• _Supplied data_:
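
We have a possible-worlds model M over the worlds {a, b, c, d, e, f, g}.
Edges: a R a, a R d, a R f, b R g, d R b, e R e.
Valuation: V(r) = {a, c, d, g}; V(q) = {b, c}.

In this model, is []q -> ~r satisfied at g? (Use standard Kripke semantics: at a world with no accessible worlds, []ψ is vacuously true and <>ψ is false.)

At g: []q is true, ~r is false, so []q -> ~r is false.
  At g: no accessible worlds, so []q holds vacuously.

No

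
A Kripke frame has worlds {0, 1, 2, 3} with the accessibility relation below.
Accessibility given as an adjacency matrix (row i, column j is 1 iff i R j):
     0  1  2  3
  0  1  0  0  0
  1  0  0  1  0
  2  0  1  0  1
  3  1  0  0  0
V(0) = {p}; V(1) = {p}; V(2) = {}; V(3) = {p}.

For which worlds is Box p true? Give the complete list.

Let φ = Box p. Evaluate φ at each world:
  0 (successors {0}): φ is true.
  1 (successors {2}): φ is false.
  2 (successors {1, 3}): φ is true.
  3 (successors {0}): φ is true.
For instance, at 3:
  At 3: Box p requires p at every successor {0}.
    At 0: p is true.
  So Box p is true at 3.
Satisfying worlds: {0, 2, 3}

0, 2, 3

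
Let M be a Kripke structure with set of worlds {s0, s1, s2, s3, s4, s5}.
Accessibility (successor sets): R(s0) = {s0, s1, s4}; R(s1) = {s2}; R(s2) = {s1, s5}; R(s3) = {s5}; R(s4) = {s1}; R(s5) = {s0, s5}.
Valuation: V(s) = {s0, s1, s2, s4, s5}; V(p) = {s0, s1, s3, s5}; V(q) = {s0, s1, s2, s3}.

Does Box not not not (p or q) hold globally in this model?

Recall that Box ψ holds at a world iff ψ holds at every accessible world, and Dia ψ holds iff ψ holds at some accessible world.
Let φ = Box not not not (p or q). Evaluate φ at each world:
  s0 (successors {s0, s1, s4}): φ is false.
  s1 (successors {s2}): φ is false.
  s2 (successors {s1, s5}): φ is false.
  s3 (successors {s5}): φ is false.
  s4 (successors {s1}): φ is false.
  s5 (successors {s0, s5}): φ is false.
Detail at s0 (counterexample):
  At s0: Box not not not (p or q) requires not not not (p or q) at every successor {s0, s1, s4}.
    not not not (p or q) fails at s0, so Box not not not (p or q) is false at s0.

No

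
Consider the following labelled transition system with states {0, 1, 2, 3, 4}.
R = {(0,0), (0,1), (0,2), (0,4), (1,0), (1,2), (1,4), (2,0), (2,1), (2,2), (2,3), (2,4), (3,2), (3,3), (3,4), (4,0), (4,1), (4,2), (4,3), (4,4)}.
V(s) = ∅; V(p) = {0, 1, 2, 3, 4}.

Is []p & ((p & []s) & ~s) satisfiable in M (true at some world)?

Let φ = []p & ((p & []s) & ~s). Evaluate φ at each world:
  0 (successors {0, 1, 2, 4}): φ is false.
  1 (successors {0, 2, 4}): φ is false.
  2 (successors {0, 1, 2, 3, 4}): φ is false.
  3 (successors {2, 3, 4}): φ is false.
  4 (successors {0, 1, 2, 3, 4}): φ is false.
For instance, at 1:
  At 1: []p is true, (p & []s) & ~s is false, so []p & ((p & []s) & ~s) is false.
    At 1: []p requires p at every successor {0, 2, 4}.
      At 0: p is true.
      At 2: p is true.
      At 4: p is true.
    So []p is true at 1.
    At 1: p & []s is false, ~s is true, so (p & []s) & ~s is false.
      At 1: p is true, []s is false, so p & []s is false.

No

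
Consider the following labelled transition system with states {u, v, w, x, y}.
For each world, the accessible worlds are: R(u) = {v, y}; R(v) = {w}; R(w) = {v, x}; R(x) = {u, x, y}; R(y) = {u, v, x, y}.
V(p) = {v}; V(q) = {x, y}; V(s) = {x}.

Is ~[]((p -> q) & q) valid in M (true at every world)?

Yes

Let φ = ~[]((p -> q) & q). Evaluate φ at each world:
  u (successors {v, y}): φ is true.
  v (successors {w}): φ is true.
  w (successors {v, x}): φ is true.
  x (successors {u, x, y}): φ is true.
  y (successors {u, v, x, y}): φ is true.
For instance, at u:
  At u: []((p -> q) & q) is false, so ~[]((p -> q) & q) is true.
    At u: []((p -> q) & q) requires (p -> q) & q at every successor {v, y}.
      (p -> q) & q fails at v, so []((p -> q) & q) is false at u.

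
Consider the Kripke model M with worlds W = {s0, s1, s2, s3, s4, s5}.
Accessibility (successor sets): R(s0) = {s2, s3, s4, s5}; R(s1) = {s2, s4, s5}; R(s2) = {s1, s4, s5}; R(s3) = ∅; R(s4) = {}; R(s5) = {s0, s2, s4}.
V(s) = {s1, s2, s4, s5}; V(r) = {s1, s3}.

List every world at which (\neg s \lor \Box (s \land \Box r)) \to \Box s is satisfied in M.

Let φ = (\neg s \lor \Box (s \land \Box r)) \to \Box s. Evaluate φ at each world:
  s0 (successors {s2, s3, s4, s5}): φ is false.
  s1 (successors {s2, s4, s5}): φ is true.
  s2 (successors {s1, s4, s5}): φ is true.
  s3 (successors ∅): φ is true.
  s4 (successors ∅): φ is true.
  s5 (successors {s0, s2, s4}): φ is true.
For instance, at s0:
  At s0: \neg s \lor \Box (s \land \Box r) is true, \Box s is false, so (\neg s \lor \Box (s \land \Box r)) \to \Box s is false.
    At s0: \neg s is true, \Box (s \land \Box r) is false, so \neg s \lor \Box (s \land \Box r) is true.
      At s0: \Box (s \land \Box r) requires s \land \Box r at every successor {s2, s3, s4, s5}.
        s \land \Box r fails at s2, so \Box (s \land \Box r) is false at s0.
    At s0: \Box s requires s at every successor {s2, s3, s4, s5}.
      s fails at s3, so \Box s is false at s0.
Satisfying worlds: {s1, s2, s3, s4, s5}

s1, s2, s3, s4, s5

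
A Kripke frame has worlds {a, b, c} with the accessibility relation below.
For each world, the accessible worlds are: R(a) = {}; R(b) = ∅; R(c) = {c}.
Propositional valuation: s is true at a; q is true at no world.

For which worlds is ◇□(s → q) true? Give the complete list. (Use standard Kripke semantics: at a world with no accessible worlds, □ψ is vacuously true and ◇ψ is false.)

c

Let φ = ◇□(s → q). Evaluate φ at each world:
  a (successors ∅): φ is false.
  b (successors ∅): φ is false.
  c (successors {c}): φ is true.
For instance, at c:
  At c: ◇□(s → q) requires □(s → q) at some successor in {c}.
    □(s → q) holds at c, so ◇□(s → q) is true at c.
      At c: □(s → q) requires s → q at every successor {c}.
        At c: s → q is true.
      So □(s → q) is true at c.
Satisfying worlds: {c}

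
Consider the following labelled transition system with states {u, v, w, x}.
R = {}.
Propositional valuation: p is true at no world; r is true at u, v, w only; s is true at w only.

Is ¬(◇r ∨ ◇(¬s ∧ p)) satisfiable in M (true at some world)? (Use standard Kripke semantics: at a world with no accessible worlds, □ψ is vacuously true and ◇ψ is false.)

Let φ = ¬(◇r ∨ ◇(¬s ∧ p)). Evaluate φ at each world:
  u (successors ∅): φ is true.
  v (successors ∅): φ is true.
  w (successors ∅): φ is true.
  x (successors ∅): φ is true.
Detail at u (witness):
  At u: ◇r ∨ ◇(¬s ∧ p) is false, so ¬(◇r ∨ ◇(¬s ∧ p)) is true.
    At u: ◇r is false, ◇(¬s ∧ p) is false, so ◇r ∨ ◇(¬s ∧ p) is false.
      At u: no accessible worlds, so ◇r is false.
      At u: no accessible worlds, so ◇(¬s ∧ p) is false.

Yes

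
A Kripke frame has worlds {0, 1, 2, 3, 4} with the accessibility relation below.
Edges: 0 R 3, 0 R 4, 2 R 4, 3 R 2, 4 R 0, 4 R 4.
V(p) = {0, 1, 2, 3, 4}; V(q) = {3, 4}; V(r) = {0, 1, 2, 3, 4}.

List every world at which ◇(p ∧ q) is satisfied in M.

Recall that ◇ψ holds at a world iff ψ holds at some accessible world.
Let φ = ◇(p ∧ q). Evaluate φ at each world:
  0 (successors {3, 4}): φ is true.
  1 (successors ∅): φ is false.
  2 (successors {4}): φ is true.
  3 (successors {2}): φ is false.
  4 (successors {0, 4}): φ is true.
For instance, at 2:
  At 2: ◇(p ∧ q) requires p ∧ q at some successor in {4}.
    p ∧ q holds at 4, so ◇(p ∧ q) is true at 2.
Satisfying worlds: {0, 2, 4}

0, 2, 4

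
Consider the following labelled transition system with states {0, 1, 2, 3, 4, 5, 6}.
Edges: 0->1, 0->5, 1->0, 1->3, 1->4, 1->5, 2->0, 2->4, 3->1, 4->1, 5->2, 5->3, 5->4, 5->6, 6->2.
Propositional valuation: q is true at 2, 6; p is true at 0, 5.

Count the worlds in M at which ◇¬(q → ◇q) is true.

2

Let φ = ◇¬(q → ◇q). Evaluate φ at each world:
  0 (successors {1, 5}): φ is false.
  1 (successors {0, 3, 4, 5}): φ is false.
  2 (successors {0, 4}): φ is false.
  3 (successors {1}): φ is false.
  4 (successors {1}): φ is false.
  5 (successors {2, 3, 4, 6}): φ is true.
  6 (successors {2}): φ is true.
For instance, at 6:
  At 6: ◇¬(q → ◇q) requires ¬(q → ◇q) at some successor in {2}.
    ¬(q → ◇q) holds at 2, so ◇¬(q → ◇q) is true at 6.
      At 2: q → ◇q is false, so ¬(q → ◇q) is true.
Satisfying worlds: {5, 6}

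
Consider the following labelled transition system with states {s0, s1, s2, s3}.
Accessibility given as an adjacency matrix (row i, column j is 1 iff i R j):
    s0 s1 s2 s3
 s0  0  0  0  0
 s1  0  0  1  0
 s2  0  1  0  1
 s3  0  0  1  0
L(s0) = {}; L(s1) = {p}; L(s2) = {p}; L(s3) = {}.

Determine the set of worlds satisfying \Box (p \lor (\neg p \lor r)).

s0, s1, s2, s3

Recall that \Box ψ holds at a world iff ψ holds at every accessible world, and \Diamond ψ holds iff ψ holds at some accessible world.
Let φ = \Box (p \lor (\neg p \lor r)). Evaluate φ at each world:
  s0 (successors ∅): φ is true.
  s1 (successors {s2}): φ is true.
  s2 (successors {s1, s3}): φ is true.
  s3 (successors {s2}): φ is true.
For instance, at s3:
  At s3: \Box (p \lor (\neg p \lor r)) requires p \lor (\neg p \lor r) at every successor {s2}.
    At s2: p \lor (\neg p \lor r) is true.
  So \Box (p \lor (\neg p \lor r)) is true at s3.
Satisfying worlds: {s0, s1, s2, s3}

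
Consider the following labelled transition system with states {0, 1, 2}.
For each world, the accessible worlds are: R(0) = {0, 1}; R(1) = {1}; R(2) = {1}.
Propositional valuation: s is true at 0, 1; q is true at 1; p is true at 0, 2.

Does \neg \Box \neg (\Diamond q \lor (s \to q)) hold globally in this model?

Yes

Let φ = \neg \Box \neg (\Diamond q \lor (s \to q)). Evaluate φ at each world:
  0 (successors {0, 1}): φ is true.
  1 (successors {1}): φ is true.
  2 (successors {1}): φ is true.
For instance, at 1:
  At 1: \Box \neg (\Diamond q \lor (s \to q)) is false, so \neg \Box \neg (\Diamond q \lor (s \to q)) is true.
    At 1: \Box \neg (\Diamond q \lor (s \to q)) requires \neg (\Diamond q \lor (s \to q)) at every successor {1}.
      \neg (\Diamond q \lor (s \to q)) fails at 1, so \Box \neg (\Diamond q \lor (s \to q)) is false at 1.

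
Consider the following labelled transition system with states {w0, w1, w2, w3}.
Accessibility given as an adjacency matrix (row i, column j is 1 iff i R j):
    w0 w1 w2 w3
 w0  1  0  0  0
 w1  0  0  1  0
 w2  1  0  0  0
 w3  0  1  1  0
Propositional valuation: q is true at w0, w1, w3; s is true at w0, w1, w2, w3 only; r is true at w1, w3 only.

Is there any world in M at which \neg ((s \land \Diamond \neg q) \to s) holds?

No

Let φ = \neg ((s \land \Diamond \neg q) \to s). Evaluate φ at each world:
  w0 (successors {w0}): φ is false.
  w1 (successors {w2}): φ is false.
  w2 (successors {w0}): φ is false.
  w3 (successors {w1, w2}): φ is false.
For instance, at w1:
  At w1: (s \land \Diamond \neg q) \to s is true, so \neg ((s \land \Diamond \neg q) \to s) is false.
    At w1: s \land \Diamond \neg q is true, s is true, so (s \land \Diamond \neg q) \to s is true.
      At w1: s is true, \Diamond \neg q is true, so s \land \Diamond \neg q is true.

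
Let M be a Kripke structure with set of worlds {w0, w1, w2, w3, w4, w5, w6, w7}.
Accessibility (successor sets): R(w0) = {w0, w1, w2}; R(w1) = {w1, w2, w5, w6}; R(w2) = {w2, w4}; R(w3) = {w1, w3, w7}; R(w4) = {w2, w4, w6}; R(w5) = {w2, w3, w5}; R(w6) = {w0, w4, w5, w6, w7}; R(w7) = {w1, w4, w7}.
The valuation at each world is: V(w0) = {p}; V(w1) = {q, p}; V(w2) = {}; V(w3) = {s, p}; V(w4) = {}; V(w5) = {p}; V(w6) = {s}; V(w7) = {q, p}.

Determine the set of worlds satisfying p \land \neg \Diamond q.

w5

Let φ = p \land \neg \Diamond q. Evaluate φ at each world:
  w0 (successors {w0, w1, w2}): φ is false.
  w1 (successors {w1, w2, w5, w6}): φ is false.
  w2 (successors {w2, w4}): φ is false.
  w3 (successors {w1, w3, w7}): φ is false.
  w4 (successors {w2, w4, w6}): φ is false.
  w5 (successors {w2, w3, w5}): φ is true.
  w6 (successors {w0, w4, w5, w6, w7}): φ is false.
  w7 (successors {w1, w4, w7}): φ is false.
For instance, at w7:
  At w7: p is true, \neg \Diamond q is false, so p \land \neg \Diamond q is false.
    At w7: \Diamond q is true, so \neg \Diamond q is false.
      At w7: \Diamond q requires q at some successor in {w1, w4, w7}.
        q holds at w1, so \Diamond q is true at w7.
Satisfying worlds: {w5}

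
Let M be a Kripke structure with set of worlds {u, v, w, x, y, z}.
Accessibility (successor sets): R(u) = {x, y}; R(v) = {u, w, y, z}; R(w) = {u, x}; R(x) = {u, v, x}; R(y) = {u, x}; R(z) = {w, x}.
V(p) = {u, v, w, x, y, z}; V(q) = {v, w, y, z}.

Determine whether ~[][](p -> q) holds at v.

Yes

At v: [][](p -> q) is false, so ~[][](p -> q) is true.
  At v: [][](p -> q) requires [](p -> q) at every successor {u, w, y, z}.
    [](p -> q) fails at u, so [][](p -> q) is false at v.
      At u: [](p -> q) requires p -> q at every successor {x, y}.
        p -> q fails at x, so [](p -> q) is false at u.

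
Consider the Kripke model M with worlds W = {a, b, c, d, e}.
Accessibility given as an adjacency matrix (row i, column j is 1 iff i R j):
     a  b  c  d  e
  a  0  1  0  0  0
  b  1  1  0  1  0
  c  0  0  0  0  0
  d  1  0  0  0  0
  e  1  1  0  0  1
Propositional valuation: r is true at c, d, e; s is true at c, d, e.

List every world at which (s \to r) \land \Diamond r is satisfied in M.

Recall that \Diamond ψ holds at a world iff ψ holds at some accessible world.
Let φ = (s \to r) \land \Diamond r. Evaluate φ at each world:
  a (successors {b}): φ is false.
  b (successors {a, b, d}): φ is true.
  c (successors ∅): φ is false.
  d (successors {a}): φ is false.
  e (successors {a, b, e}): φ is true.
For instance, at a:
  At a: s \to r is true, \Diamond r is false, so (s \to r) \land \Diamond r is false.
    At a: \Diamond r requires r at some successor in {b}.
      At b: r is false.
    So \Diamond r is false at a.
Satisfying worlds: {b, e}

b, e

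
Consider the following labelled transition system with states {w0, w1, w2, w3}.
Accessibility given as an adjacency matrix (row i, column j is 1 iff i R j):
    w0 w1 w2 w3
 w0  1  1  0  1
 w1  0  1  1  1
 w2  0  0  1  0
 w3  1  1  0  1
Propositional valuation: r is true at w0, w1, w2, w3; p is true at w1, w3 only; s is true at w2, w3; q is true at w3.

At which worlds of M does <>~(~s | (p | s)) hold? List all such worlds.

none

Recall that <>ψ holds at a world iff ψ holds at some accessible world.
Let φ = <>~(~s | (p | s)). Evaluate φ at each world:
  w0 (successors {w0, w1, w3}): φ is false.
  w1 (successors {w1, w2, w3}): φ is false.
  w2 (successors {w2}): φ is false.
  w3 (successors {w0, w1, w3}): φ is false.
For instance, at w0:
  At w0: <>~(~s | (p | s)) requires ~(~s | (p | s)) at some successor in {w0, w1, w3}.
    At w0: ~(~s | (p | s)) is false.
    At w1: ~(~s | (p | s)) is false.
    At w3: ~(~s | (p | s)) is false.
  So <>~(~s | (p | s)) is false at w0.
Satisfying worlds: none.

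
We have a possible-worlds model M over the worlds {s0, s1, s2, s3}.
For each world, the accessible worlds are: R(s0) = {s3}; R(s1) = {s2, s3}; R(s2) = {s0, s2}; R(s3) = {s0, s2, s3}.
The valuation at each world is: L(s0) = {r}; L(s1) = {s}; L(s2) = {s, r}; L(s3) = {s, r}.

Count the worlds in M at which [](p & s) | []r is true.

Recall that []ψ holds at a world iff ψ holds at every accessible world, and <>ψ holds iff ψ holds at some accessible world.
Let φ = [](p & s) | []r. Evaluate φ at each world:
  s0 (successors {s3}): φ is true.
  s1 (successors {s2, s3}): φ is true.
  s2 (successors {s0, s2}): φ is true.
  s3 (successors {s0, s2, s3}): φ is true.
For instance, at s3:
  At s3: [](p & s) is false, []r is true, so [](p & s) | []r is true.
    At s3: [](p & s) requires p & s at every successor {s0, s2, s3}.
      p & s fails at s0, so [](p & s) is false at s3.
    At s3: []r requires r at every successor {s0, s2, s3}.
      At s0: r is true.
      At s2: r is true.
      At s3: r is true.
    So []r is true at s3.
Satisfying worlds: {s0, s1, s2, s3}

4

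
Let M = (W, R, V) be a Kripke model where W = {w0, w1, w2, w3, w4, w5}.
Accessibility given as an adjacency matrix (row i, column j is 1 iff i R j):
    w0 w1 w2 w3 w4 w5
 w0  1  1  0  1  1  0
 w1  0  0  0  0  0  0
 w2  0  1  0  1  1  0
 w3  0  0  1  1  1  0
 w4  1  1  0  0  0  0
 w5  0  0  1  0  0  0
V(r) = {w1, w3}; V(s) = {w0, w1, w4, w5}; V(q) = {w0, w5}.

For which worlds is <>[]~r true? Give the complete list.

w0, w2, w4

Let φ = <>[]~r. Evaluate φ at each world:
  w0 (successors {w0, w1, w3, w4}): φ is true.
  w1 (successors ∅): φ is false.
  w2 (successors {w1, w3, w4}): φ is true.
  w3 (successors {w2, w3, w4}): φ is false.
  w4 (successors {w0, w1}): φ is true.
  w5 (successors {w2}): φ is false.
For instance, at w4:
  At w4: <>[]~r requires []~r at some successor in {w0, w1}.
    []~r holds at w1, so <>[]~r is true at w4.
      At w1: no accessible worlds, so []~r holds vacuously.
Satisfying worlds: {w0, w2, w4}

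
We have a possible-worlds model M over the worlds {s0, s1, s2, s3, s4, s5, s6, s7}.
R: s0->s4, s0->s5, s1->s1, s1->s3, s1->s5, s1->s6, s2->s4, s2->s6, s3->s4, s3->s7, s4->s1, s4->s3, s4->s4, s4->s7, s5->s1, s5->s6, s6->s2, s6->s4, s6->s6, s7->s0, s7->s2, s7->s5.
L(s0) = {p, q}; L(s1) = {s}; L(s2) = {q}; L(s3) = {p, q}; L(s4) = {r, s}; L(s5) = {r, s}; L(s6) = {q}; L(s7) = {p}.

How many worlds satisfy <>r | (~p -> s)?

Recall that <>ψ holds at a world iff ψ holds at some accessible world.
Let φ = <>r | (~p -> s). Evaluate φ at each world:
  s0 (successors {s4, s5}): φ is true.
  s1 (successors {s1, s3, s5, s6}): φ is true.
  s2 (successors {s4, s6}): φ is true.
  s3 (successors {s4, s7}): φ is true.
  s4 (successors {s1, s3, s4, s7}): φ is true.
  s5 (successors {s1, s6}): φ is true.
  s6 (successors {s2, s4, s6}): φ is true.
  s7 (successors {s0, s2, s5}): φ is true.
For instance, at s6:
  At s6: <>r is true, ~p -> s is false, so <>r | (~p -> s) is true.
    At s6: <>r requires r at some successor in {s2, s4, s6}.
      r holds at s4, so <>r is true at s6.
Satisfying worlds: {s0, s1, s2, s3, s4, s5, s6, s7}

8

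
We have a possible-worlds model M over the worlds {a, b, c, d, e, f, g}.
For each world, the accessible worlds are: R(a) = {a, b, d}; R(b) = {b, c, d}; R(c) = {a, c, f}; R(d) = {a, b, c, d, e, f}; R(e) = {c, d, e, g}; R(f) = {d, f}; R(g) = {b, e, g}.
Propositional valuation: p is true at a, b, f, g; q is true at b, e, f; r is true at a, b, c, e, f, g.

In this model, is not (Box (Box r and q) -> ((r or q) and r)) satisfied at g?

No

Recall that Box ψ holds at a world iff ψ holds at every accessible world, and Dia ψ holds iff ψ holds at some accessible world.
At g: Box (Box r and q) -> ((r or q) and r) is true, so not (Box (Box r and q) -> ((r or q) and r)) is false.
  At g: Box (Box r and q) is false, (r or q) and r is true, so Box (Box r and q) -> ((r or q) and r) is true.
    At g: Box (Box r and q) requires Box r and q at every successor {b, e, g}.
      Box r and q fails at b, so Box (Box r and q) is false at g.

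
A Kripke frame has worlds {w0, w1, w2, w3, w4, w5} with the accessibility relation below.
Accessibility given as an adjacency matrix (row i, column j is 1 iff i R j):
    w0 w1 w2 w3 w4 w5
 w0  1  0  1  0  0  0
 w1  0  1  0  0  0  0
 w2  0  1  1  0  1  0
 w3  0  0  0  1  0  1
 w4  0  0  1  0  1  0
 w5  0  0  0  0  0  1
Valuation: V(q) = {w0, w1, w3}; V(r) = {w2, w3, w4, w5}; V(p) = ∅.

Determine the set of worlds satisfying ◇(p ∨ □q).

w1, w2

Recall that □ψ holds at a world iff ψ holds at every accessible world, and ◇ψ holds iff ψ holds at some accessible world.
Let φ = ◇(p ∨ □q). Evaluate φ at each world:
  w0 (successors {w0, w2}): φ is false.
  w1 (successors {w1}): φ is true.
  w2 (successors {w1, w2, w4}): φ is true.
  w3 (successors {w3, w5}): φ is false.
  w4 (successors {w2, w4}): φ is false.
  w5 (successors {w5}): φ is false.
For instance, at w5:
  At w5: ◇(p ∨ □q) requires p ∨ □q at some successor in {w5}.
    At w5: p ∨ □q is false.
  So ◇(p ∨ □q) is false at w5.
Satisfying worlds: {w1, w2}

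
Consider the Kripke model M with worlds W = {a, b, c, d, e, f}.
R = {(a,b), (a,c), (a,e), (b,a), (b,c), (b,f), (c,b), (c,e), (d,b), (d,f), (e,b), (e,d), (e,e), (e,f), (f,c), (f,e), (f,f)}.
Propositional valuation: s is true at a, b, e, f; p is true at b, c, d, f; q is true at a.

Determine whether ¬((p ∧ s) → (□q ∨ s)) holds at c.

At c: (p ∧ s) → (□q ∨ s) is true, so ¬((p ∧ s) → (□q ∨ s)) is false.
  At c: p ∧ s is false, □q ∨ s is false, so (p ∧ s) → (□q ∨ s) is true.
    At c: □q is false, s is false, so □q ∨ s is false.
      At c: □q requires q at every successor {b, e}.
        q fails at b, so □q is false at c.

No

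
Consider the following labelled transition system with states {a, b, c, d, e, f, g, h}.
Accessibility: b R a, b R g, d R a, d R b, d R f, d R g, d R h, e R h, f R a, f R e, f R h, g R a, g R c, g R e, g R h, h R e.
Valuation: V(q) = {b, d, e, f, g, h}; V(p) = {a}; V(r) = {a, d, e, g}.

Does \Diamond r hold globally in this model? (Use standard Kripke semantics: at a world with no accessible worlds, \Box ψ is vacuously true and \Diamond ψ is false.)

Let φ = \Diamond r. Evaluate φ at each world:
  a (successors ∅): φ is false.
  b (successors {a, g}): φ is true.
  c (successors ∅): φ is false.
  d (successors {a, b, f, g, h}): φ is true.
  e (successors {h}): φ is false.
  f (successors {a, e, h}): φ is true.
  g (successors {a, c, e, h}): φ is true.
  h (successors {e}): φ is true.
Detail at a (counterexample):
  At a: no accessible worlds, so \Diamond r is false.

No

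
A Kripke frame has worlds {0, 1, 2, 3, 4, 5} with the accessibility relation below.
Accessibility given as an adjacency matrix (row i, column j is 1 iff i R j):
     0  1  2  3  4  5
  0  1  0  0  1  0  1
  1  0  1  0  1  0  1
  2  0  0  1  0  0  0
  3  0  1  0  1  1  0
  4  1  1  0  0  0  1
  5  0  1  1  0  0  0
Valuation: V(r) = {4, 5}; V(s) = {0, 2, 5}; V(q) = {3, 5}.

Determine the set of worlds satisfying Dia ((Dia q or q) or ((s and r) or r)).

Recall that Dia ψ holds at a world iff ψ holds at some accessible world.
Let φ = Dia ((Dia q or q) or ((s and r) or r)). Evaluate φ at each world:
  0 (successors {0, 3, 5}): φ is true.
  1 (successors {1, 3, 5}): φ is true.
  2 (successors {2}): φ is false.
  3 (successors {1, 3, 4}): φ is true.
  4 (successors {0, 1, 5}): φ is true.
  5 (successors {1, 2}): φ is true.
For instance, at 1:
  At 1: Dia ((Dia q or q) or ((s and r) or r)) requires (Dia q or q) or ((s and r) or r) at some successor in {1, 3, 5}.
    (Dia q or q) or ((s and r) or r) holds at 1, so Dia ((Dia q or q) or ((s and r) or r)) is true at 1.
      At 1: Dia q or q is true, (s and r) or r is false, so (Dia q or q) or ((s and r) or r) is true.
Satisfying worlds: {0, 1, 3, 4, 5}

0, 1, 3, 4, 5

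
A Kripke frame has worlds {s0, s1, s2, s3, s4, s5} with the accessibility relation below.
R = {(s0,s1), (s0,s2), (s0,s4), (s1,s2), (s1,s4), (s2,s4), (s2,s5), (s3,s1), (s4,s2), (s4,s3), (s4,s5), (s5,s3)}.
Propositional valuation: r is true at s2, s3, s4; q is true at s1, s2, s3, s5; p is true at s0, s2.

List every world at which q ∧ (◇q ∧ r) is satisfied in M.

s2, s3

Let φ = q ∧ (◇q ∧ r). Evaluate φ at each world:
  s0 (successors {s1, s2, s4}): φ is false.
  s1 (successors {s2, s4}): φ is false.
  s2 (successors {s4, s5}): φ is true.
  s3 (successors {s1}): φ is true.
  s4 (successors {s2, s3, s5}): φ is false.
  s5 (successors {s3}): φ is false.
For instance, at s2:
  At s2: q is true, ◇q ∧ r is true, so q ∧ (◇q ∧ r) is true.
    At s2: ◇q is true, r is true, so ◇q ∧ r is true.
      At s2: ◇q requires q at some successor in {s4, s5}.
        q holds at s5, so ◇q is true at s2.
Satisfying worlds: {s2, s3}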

• _Your objective_: Lines with the word "relation" in them should be copied from the preceding records.

• _Exercise result_:
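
A Kripke frame has worlds {0, 1, 2, 3} with the accessibility relation below.
A Kripke frame has worlds {a, b, c} with the accessibility relation below.
A Kripke frame has worlds {0, 1, 2, 3, 4} with the accessibility relation below.
A Kripke frame has worlds {w0, w1, w2, w3, w4, w5} with the accessibility relation below.
A Kripke frame has worlds {0, 1, 2, 3, 4, 5} with the accessibility relation below.
A Kripke frame has worlds {s0, s1, s2, s3, s4, s5} with the accessibility relation below.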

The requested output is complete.